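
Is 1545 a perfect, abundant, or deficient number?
deficient

Proper divisors of 1545: sum = 1 + 3 + 5 + 15 + 103 + 309 + 515 = 951
Since 951 < 1545, 1545 is deficient.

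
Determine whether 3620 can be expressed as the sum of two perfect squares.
16² + 58² (a=16, b=58)

Factorization: 3620 = 2^2 × 5 × 181
By Fermat: n is sum of two squares iff every prime p ≡ 3 (mod 4) appears to even power.
All primes ≡ 3 (mod 4) appear to even power.
Search a = 0, 1, 2, … for 3620 - a² a perfect square: first hit at a = 16: 3620 - 256 = 3364 = 58².
3620 = 16² + 58² = 256 + 3364 ✓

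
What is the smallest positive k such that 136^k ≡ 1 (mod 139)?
69

139 is prime, so ord(136) divides φ(139) = 138.
Divisors of 138: 1, 2, 3, 6, 23, 46, 69, 138.
Repeated squaring: 136^1 ≡ 136, 136^2 ≡ 9, 136^4 ≡ 81, 136^8 ≡ 28, 136^16 ≡ 89, 136^32 ≡ 137, 136^64 ≡ 4, 136^128 ≡ 16 (mod 139).
Test 136^d mod 139 for each divisor d in increasing order:
136^1 ≡ 136
136^2 ≡ 9
136^3 = 136^2·136^1 ≡ 112
136^6 = 136^4·136^2 ≡ 34
136^23 = 136^16·136^4·136^2·136^1 ≡ 96
136^46 = 136^32·136^8·136^4·136^2 ≡ 42
136^69 = 136^64·136^4·136^1 ≡ 1  ← first divisor giving 1
The order is 69.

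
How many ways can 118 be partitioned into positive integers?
1482074143

p(n) counts ways to write n as a sum of positive integers (order ignored).
Euler's pentagonal recurrence: p(k) = p(k-1) + p(k-2) - p(k-5) - p(k-7) + p(k-12) + p(k-15) - ... (offsets j(3j∓1)/2, signs ++--, p(0)=1, p(<0)=0).
DP table for k = 0..117: p(0)=1, p(1)=1, p(2)=2, p(3)=3, p(4)=5, p(5)=7, p(6)=11, p(7)=15, p(8)=22, p(9)=30, p(10)=42, p(11)=56, p(12)=77, p(13)=101, p(14)=135, p(15)=176, p(16)=231, p(17)=297, p(18)=385, p(19)=490, p(20)=627, p(21)=792, p(22)=1002, p(23)=1255, p(24)=1575, p(25)=1958, p(26)=2436, p(27)=3010, p(28)=3718, p(29)=4565, p(30)=5604, p(31)=6842, p(32)=8349, p(33)=10143, p(34)=12310, p(35)=14883, p(36)=17977, p(37)=21637, p(38)=26015, p(39)=31185, p(40)=37338, p(41)=44583, p(42)=53174, p(43)=63261, p(44)=75175, p(45)=89134, p(46)=105558, p(47)=124754, p(48)=147273, p(49)=173525, p(50)=204226, p(51)=239943, p(52)=281589, p(53)=329931, p(54)=386155, p(55)=451276, p(56)=526823, p(57)=614154, p(58)=715220, p(59)=831820, p(60)=966467, p(61)=1121505, p(62)=1300156, p(63)=1505499, p(64)=1741630, p(65)=2012558, p(66)=2323520, p(67)=2679689, p(68)=3087735, p(69)=3554345, p(70)=4087968, p(71)=4697205, p(72)=5392783, p(73)=6185689, p(74)=7089500, p(75)=8118264, p(76)=9289091, p(77)=10619863, p(78)=12132164, p(79)=13848650, p(80)=15796476, p(81)=18004327, p(82)=20506255, p(83)=23338469, p(84)=26543660, p(85)=30167357, p(86)=34262962, p(87)=38887673, p(88)=44108109, p(89)=49995925, p(90)=56634173, p(91)=64112359, p(92)=72533807, p(93)=82010177, p(94)=92669720, p(95)=104651419, p(96)=118114304, p(97)=133230930, p(98)=150198136, p(99)=169229875, p(100)=190569292, p(101)=214481126, p(102)=241265379, p(103)=271248950, p(104)=304801365, p(105)=342325709, p(106)=384276336, p(107)=431149389, p(108)=483502844, p(109)=541946240, p(110)=607163746, p(111)=679903203, p(112)=761002156, p(113)=851376628, p(114)=952050665, p(115)=1064144451, p(116)=1188908248, p(117)=1327710076.
Final step: p(118) = p(117) + p(116) - p(113) - p(111) + p(106) + p(103) - p(96) - p(92) + p(83) + p(78) - p(67) - p(61) + p(48) + p(41) - p(26) - p(18) + p(1)
= 1327710076 + 1188908248 - 851376628 - 679903203 + 384276336 + 271248950 - 118114304 - 72533807 + 23338469 + 12132164 - 2679689 - 1121505 + 147273 + 44583 - 2436 - 385 + 1
= 1482074143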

+-------+

◆ **WHAT IS EXPECTED**:
Would you output the full listing exactly as it stands?

◆ **EXERCISE ANSWER**:
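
Is 1545 a perfect, abundant, or deficient number?
deficient

Proper divisors of 1545: sum = 1 + 3 + 5 + 15 + 103 + 309 + 515 = 951
Since 951 < 1545, 1545 is deficient.

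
Determine whether 3620 can be expressed as the sum of two perfect squares.
16² + 58² (a=16, b=58)

Factorization: 3620 = 2^2 × 5 × 181
By Fermat: n is sum of two squares iff every prime p ≡ 3 (mod 4) appears to even power.
All primes ≡ 3 (mod 4) appear to even power.
Search a = 0, 1, 2, … for 3620 - a² a perfect square: first hit at a = 16: 3620 - 256 = 3364 = 58².
3620 = 16² + 58² = 256 + 3364 ✓

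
What is the smallest positive k such that 136^k ≡ 1 (mod 139)?
69

139 is prime, so ord(136) divides φ(139) = 138.
Divisors of 138: 1, 2, 3, 6, 23, 46, 69, 138.
Repeated squaring: 136^1 ≡ 136, 136^2 ≡ 9, 136^4 ≡ 81, 136^8 ≡ 28, 136^16 ≡ 89, 136^32 ≡ 137, 136^64 ≡ 4, 136^128 ≡ 16 (mod 139).
Test 136^d mod 139 for each divisor d in increasing order:
136^1 ≡ 136
136^2 ≡ 9
136^3 = 136^2·136^1 ≡ 112
136^6 = 136^4·136^2 ≡ 34
136^23 = 136^16·136^4·136^2·136^1 ≡ 96
136^46 = 136^32·136^8·136^4·136^2 ≡ 42
136^69 = 136^64·136^4·136^1 ≡ 1  ← first divisor giving 1
The order is 69.

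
How many ways can 118 be partitioned into positive integers?
1482074143

p(n) counts ways to write n as a sum of positive integers (order ignored).
Euler's pentagonal recurrence: p(k) = p(k-1) + p(k-2) - p(k-5) - p(k-7) + p(k-12) + p(k-15) - ... (offsets j(3j∓1)/2, signs ++--, p(0)=1, p(<0)=0).
DP table for k = 0..117: p(0)=1, p(1)=1, p(2)=2, p(3)=3, p(4)=5, p(5)=7, p(6)=11, p(7)=15, p(8)=22, p(9)=30, p(10)=42, p(11)=56, p(12)=77, p(13)=101, p(14)=135, p(15)=176, p(16)=231, p(17)=297, p(18)=385, p(19)=490, p(20)=627, p(21)=792, p(22)=1002, p(23)=1255, p(24)=1575, p(25)=1958, p(26)=2436, p(27)=3010, p(28)=3718, p(29)=4565, p(30)=5604, p(31)=6842, p(32)=8349, p(33)=10143, p(34)=12310, p(35)=14883, p(36)=17977, p(37)=21637, p(38)=26015, p(39)=31185, p(40)=37338, p(41)=44583, p(42)=53174, p(43)=63261, p(44)=75175, p(45)=89134, p(46)=105558, p(47)=124754, p(48)=147273, p(49)=173525, p(50)=204226, p(51)=239943, p(52)=281589, p(53)=329931, p(54)=386155, p(55)=451276, p(56)=526823, p(57)=614154, p(58)=715220, p(59)=831820, p(60)=966467, p(61)=1121505, p(62)=1300156, p(63)=1505499, p(64)=1741630, p(65)=2012558, p(66)=2323520, p(67)=2679689, p(68)=3087735, p(69)=3554345, p(70)=4087968, p(71)=4697205, p(72)=5392783, p(73)=6185689, p(74)=7089500, p(75)=8118264, p(76)=9289091, p(77)=10619863, p(78)=12132164, p(79)=13848650, p(80)=15796476, p(81)=18004327, p(82)=20506255, p(83)=23338469, p(84)=26543660, p(85)=30167357, p(86)=34262962, p(87)=38887673, p(88)=44108109, p(89)=49995925, p(90)=56634173, p(91)=64112359, p(92)=72533807, p(93)=82010177, p(94)=92669720, p(95)=104651419, p(96)=118114304, p(97)=133230930, p(98)=150198136, p(99)=169229875, p(100)=190569292, p(101)=214481126, p(102)=241265379, p(103)=271248950, p(104)=304801365, p(105)=342325709, p(106)=384276336, p(107)=431149389, p(108)=483502844, p(109)=541946240, p(110)=607163746, p(111)=679903203, p(112)=761002156, p(113)=851376628, p(114)=952050665, p(115)=1064144451, p(116)=1188908248, p(117)=1327710076.
Final step: p(118) = p(117) + p(116) - p(113) - p(111) + p(106) + p(103) - p(96) - p(92) + p(83) + p(78) - p(67) - p(61) + p(48) + p(41) - p(26) - p(18) + p(1)
= 1327710076 + 1188908248 - 851376628 - 679903203 + 384276336 + 271248950 - 118114304 - 72533807 + 23338469 + 12132164 - 2679689 - 1121505 + 147273 + 44583 - 2436 - 385 + 1
= 1482074143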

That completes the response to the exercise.